■ WORK TO COMPLETE ■
The answer must repeat each line of the material exactly.

■ ENTRIES SHOWN ■
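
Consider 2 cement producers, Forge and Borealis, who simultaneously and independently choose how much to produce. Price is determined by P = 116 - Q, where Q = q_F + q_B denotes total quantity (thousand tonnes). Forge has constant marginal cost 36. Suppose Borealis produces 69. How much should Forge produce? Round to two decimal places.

With the rival's output fixed at 69, Forge's profit is π_F = (116 - 69 - q_F)q_F - (36q_F) = (47 - q_F)q_F - (36q_F).
∂π_F/∂q_F = 11 - 2q_F = 0, so q_F = 11/2.

5.50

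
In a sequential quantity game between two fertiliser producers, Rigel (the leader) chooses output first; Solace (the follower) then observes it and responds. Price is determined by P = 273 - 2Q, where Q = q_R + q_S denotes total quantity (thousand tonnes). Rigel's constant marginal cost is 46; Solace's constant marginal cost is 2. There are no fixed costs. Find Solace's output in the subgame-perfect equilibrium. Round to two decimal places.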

■ SOLUTION TO THIS TASK ■
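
Consider 2 cement producers, Forge and Borealis, who simultaneously and independently choose how much to produce. Price is determined by P = 116 - Q, where Q = q_F + q_B denotes total quantity (thousand tonnes). Forge has constant marginal cost 36. Suppose Borealis produces 69. How much should Forge produce? Round to two decimal places.

With the rival's output fixed at 69, Forge's profit is π_F = (116 - 69 - q_F)q_F - (36q_F) = (47 - q_F)q_F - (36q_F).
∂π_F/∂q_F = 11 - 2q_F = 0, so q_F = 11/2.

5.50

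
In a sequential quantity game between two fertiliser producers, Rigel (the leader) chooses output first; Solace (the follower) then observes it and responds. Price is determined by P = 273 - 2Q, where Q = q_R + q_S denotes total quantity (thousand tonnes). Rigel's constant marginal cost is 46; Solace's constant marginal cost is 2. There are no fixed costs. Find Solace's output in the subgame-perfect equilibrium. Round to two decimal places.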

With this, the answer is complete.